RAW DATA START

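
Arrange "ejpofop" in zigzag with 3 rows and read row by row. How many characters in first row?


Zigzag "ejpofop" into 3 rows:
Placing characters:
  'e' => row 0
  'j' => row 1
  'p' => row 2
  'o' => row 1
  'f' => row 0
  'o' => row 1
  'p' => row 2
Rows:
  Row 0: "ef"
  Row 1: "joo"
  Row 2: "pp"
First row length: 2

2


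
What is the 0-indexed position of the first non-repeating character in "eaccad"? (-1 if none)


Input: eaccad
Character frequencies:
  'a': 2
  'c': 2
  'd': 1
  'e': 1
Scanning left to right for freq == 1:
  Position 0 ('e'): unique! => answer = 0

0


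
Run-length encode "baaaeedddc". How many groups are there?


Input: baaaeedddc
Scanning for consecutive runs:
  Group 1: 'b' x 1 (positions 0-0)
  Group 2: 'a' x 3 (positions 1-3)
  Group 3: 'e' x 2 (positions 4-5)
  Group 4: 'd' x 3 (positions 6-8)
  Group 5: 'c' x 1 (positions 9-9)
Total groups: 5

5


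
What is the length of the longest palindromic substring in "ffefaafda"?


Input: "ffefaafda"
Checking substrings for palindromes:
  [3:7] "faaf" (len 4) => palindrome
  [1:4] "fef" (len 3) => palindrome
  [0:2] "ff" (len 2) => palindrome
  [4:6] "aa" (len 2) => palindrome
Longest palindromic substring: "faaf" with length 4

4


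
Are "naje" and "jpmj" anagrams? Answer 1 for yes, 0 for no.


Strings: "naje", "jpmj"
Sorted first:  aejn
Sorted second: jjmp
Differ at position 0: 'a' vs 'j' => not anagrams

0


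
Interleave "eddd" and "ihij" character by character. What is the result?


Interleaving "eddd" and "ihij":
  Position 0: 'e' from first, 'i' from second => "ei"
  Position 1: 'd' from first, 'h' from second => "dh"
  Position 2: 'd' from first, 'i' from second => "di"
  Position 3: 'd' from first, 'j' from second => "dj"
Result: eidhdidj

eidhdidj


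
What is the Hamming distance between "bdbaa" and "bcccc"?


Comparing "bdbaa" and "bcccc" position by position:
  Position 0: 'b' vs 'b' => same
  Position 1: 'd' vs 'c' => differ
  Position 2: 'b' vs 'c' => differ
  Position 3: 'a' vs 'c' => differ
  Position 4: 'a' vs 'c' => differ
Total differences (Hamming distance): 4

4


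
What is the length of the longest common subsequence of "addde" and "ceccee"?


LCS of "addde" and "ceccee"
DP table:
           c    e    c    c    e    e
      0    0    0    0    0    0    0
  a   0    0    0    0    0    0    0
  d   0    0    0    0    0    0    0
  d   0    0    0    0    0    0    0
  d   0    0    0    0    0    0    0
  e   0    0    1    1    1    1    1
LCS length = dp[5][6] = 1

1


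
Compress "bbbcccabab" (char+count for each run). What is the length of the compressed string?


Input: bbbcccabab
Runs:
  'b' x 3 => "b3"
  'c' x 3 => "c3"
  'a' x 1 => "a1"
  'b' x 1 => "b1"
  'a' x 1 => "a1"
  'b' x 1 => "b1"
Compressed: "b3c3a1b1a1b1"
Compressed length: 12

12


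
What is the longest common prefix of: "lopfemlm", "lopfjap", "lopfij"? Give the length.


Words: lopfemlm, lopfjap, lopfij
  Position 0: all 'l' => match
  Position 1: all 'o' => match
  Position 2: all 'p' => match
  Position 3: all 'f' => match
  Position 4: ('e', 'j', 'i') => mismatch, stop
LCP = "lopf" (length 4)

4


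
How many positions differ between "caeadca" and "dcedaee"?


Comparing "caeadca" and "dcedaee" position by position:
  Position 0: 'c' vs 'd' => DIFFER
  Position 1: 'a' vs 'c' => DIFFER
  Position 2: 'e' vs 'e' => same
  Position 3: 'a' vs 'd' => DIFFER
  Position 4: 'd' vs 'a' => DIFFER
  Position 5: 'c' vs 'e' => DIFFER
  Position 6: 'a' vs 'e' => DIFFER
Positions that differ: 6

6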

RAW DATA END

**DIRECTIONS FOR THIS TASK**:
Only the lines from the one containing "How many positions" through the end of the material belong in the answer, each restated word for word.

**FINAL ANSWER**:
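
How many positions differ between "caeadca" and "dcedaee"?


Comparing "caeadca" and "dcedaee" position by position:
  Position 0: 'c' vs 'd' => DIFFER
  Position 1: 'a' vs 'c' => DIFFER
  Position 2: 'e' vs 'e' => same
  Position 3: 'a' vs 'd' => DIFFER
  Position 4: 'd' vs 'a' => DIFFER
  Position 5: 'c' vs 'e' => DIFFER
  Position 6: 'a' vs 'e' => DIFFER
Positions that differ: 6

6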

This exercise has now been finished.